**RECORDS SHOWN**
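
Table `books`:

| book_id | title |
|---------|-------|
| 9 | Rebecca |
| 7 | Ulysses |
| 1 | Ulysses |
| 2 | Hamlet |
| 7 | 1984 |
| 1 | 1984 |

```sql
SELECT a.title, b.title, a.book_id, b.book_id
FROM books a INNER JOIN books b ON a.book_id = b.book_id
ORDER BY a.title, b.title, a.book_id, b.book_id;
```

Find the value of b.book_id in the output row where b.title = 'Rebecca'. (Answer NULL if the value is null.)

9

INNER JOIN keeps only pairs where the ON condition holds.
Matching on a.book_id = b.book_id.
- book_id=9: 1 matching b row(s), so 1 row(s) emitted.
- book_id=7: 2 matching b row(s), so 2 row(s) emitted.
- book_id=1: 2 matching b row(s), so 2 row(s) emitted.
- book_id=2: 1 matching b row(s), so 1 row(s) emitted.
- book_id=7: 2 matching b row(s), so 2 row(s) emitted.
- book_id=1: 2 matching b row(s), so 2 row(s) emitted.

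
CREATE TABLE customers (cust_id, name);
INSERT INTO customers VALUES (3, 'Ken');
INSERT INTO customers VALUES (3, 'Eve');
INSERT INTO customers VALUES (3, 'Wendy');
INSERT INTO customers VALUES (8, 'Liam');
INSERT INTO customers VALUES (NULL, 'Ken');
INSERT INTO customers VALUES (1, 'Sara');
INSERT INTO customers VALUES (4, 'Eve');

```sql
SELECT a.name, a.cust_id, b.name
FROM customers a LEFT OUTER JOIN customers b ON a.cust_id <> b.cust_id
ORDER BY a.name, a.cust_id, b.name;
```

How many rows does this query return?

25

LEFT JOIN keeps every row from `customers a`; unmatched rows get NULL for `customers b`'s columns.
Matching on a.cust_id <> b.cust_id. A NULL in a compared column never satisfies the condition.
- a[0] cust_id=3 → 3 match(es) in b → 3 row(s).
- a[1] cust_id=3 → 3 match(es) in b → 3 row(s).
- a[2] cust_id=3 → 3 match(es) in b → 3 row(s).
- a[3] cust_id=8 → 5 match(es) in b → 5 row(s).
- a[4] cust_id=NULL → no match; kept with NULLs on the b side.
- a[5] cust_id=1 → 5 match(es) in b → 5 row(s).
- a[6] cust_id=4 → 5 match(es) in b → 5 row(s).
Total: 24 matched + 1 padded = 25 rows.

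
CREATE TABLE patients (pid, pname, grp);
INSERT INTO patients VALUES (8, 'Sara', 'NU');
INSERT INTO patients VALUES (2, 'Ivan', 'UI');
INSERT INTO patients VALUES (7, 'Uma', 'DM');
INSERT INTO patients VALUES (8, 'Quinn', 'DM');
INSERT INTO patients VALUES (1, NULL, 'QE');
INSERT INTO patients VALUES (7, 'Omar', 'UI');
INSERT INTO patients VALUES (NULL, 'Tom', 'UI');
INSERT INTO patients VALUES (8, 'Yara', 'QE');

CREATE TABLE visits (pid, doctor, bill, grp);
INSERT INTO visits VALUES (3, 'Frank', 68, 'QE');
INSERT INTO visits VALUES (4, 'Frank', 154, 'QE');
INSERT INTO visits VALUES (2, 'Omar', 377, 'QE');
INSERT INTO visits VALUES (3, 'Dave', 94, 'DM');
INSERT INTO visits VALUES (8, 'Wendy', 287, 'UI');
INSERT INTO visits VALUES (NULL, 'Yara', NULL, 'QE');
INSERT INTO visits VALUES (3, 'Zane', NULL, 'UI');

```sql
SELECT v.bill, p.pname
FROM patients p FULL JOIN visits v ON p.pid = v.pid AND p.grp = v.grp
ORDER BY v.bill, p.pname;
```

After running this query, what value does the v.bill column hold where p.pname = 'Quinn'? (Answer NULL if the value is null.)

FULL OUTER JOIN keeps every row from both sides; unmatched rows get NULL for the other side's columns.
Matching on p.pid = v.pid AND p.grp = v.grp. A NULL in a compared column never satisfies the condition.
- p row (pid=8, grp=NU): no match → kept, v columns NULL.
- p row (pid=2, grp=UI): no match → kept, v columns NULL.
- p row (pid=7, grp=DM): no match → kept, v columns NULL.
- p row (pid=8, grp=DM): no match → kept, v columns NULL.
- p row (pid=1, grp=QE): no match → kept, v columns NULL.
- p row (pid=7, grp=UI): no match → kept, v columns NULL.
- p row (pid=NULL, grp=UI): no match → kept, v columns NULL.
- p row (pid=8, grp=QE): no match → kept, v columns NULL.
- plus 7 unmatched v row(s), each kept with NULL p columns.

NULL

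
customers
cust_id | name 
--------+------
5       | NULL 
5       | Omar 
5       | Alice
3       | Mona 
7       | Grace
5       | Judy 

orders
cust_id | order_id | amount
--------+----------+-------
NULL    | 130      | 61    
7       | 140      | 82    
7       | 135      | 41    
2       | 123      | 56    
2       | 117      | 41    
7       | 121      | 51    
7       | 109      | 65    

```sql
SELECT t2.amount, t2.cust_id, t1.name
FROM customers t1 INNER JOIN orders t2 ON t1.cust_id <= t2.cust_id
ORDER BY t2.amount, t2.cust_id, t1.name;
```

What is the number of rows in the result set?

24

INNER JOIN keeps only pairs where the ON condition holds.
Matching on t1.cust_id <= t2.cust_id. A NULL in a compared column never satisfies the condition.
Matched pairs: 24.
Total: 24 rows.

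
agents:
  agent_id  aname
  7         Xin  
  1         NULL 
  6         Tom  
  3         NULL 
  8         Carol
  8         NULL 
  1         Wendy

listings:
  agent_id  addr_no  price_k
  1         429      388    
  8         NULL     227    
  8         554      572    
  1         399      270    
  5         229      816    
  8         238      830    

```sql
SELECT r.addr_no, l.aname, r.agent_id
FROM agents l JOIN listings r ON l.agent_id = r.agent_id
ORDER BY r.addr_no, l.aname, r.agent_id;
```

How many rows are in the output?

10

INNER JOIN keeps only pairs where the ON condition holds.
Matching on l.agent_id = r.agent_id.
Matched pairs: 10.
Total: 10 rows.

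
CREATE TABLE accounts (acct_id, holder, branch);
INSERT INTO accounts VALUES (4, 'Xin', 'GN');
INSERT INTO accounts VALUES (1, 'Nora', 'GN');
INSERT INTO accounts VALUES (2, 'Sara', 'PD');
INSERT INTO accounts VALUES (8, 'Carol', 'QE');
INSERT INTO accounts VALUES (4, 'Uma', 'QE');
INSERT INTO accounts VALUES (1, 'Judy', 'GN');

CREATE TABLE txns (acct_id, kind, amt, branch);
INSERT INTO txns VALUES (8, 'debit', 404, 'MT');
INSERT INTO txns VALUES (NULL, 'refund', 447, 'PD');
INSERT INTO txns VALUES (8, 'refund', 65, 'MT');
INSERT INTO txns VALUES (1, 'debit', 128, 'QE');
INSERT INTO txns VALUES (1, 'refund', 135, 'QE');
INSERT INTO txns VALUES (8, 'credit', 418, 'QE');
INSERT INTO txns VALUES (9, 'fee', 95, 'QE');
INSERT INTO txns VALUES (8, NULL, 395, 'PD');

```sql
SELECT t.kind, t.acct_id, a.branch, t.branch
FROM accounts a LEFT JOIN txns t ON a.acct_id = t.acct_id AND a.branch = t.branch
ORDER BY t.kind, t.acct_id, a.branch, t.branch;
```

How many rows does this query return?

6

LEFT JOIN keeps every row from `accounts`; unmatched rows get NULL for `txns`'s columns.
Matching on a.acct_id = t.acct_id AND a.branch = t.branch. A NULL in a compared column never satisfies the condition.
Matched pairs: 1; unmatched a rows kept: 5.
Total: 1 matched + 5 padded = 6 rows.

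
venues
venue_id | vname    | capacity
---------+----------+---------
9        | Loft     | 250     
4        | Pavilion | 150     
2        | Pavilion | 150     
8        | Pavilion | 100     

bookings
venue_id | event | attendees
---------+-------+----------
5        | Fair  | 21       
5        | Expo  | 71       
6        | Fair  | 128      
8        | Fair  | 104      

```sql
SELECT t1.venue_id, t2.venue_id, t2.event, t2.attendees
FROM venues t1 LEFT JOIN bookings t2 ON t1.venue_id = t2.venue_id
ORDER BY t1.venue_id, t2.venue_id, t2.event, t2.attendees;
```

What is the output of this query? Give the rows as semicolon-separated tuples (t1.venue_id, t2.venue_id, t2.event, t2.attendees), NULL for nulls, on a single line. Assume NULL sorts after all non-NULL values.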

**WORK INSTRUCTION**
Each line holding "bookings" in the records should be copied out.

**RESPONSE AREA**
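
bookings
FROM venues t1 LEFT JOIN bookings t2 ON t1.venue_id = t2.venue_id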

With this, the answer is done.